Brief
Of the lines below, copy those that hold the word "Answer".

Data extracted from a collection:
....................

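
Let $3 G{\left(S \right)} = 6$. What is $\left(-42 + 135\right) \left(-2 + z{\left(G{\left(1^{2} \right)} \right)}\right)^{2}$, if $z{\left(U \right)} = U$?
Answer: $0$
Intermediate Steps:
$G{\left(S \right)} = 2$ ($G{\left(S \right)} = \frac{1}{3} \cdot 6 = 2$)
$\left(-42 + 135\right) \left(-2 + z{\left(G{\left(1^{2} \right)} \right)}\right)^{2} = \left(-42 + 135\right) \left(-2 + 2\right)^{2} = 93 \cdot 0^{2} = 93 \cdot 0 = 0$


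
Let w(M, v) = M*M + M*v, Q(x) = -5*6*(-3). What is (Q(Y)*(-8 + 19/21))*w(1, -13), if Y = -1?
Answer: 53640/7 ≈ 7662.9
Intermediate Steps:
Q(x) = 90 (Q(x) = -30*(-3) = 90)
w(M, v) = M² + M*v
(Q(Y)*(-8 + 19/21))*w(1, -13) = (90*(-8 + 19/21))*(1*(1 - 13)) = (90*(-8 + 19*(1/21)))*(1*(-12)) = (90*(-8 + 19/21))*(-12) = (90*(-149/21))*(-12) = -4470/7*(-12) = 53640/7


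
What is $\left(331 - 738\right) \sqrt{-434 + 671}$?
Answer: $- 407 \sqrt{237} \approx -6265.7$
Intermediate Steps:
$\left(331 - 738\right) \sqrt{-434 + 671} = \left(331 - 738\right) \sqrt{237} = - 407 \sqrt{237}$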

....................

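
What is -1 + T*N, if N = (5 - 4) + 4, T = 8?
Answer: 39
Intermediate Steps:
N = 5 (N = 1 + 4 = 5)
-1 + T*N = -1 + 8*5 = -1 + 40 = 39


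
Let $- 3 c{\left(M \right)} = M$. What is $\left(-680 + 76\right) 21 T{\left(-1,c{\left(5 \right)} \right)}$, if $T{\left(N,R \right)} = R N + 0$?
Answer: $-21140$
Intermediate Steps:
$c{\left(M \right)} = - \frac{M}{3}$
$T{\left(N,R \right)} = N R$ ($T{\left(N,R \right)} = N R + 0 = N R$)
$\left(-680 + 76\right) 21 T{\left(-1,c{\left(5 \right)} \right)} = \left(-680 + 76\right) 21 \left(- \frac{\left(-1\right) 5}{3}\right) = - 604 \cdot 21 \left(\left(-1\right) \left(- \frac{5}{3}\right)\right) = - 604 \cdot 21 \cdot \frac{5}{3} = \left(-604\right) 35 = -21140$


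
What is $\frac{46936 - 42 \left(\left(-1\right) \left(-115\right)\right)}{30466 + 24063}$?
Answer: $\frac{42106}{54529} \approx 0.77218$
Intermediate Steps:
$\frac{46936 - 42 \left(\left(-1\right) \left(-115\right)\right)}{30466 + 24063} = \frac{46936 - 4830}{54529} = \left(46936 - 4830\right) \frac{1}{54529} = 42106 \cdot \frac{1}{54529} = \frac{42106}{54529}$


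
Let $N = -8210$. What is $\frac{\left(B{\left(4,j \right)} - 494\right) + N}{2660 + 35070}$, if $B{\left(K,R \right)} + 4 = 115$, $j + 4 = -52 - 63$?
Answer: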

....................

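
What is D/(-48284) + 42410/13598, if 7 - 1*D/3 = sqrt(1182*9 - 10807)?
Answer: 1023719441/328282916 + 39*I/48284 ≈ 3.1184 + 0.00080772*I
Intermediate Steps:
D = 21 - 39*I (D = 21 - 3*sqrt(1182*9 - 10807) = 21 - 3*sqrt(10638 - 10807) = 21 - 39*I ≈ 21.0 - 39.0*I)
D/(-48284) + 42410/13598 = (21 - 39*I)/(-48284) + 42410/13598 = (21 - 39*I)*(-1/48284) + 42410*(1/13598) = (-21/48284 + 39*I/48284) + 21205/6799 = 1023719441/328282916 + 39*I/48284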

....................

Response to the task
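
Answer: $0$
Answer: 53640/7 ≈ 7662.9
Answer: $- 407 \sqrt{237} \approx -6265.7$
Answer: 39
Answer: $-21140$
Answer: $\frac{42106}{54529} \approx 0.77218$
Answer:
Answer: 1023719441/328282916 + 39*I/48284 ≈ 3.1184 + 0.00080772*I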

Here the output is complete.